## Exercise
Below are entries; copy exactly the lines from the one with "Compute the Laplace transform F(s)of 5*exp(5*t)*cosh(t)/7" through the one with "Find the Laplace transform F(s)of f(t) = 7*cos(3*t)", both included, and leave out the rest.

## Record excerpts
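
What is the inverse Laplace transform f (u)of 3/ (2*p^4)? u^3/4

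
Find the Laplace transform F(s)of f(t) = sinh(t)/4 1/(4*(s^2 - 1))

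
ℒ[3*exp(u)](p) 3/(p - 1)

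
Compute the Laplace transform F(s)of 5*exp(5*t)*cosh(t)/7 5*(s - 5)/(7*((s - 5)^2 - 1))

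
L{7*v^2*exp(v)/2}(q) 7/(q - 1)^3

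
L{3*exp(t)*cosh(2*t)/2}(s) 3*(s - 1)/(2*((s - 1)^2 - 4))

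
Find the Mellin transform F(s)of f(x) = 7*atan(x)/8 -7*pi*sec(pi*s/2)/(16*s)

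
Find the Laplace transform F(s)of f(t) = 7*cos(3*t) 7*s/(s^2 + 9)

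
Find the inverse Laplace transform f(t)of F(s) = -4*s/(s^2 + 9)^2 -2*t*sin(3*t)/3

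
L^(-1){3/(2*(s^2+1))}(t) 3*sin(t)/2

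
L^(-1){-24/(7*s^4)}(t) -4*t^3/7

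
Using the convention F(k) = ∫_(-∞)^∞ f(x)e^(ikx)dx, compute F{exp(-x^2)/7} sqrt(pi)*exp(-k^2/4)/7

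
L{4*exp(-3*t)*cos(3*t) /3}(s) 4*(s+3) /(3*((s+3) ^2+9) ) 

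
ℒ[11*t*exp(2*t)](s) 11/(s - 2)^2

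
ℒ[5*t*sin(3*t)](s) 30*s/(s^2 + 9)^2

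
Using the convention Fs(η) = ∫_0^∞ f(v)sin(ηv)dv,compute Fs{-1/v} -pi/2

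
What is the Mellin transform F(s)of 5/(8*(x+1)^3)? 5*pi*(s - 2)*(s - 1)/(16*sin(pi*s))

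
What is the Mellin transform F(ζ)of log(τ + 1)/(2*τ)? -pi*csc(pi*ζ)/(2*ζ - 2)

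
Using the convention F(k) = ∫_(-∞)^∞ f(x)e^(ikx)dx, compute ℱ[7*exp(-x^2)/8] 7*sqrt(pi)*exp(-k^2/4)/8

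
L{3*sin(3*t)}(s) 9/(s^2 + 9)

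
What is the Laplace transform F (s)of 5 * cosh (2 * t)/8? 5 * s/ (8 * (s^2 - 4))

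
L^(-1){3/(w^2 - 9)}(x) sinh(3*x)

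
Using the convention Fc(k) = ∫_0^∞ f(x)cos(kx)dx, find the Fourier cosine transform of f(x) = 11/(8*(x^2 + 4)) 11*pi*exp(-2*k)/32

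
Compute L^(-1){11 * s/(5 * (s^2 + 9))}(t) 11 * cos(3 * t)/5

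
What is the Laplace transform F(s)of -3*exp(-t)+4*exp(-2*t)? 4/(s+2) - 3/(s+1)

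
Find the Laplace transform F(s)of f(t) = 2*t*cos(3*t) 2*(s^2 - 9)/(s^2 + 9)^2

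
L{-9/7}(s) -9/(7*s)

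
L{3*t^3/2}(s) 9/s^4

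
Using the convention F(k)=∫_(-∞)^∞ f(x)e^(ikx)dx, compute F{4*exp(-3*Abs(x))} 24/(k^2 + 9)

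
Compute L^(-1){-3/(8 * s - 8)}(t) -3 * exp(t)/8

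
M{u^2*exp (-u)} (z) gamma (z + 2)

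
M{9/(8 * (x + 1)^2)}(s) -9 * pi * (s - 1)/(8 * sin(pi * s))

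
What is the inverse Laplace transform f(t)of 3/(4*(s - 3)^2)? 3*t*exp(3*t)/4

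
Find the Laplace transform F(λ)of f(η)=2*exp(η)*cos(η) 2*(λ - 1)/((λ - 1)^2 + 1)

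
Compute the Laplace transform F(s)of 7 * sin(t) 7/(s^2 + 1)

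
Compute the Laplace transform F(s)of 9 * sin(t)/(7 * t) 9 * atan(1/s)/7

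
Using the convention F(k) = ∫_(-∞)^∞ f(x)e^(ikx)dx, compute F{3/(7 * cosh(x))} 3 * pi/(7 * cosh(pi * k/2))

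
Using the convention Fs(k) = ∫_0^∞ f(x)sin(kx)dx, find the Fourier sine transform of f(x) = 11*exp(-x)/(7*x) 11*atan(k)/7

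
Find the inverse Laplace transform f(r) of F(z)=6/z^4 r^3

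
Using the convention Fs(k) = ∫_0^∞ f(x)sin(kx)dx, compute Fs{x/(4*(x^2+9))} pi*exp(-3*k)/8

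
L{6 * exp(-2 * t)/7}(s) 6/(7 * (s + 2))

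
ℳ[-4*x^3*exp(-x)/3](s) -4*gamma(s + 3)/3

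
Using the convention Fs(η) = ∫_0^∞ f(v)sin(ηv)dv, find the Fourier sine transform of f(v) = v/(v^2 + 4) pi * exp(-2 * η)/2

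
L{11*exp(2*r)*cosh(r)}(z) 11*(z - 2)/((z - 2)^2 - 1)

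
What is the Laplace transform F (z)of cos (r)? z/ (z^2 + 1)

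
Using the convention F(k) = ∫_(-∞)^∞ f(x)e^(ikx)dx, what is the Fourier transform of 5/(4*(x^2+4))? 5*pi*exp(-2*Abs(k))/8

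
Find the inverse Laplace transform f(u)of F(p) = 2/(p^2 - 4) sinh(2*u)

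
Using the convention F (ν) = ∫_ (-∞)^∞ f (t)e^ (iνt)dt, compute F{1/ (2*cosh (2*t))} pi/ (4*cosh (pi*ν/4))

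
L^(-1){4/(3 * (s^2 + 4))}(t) 2 * sin(2 * t)/3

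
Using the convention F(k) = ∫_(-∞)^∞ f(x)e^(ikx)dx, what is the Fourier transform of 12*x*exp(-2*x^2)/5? 3*sqrt(2)*I*sqrt(pi)*k*exp(-k^2/8)/10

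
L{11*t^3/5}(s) 66/(5*s^4)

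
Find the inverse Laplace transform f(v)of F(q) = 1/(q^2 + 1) sin(v)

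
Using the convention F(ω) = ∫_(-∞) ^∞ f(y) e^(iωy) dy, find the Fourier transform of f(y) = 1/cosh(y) pi/cosh(pi * ω/2) 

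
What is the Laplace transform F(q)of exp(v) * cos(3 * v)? (q - 1)/((q - 1)^2 + 9)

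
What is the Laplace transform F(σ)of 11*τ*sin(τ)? 22*σ/(σ^2 + 1)^2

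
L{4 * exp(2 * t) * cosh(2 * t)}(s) 4 * (s - 2)/(s * (s - 4))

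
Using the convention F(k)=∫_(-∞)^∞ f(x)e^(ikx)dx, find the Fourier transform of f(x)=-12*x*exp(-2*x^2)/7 -3*sqrt(2)*I*sqrt(pi)*k*exp(-k^2/8)/14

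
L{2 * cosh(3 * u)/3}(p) 2 * p/(3 * (p^2 - 9))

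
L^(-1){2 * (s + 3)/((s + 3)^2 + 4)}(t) 2 * exp(-3 * t) * cos(2 * t)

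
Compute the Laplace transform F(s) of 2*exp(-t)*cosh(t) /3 2*(s + 1) /(3*s*(s + 2) ) 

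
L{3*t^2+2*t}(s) 2/s^2+6/s^3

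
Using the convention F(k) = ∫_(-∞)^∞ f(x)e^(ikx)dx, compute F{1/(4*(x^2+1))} pi*exp(-Abs(k))/4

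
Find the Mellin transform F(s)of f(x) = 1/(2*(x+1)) pi*csc(pi*s)/2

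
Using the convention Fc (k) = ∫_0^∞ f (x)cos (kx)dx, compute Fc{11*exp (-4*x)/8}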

## Answer to this task
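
Compute the Laplace transform F(s)of 5*exp(5*t)*cosh(t)/7 5*(s - 5)/(7*((s - 5)^2 - 1))

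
L{7*v^2*exp(v)/2}(q) 7/(q - 1)^3

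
L{3*exp(t)*cosh(2*t)/2}(s) 3*(s - 1)/(2*((s - 1)^2 - 4))

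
Find the Mellin transform F(s)of f(x) = 7*atan(x)/8 -7*pi*sec(pi*s/2)/(16*s)

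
Find the Laplace transform F(s)of f(t) = 7*cos(3*t) 7*s/(s^2 + 9)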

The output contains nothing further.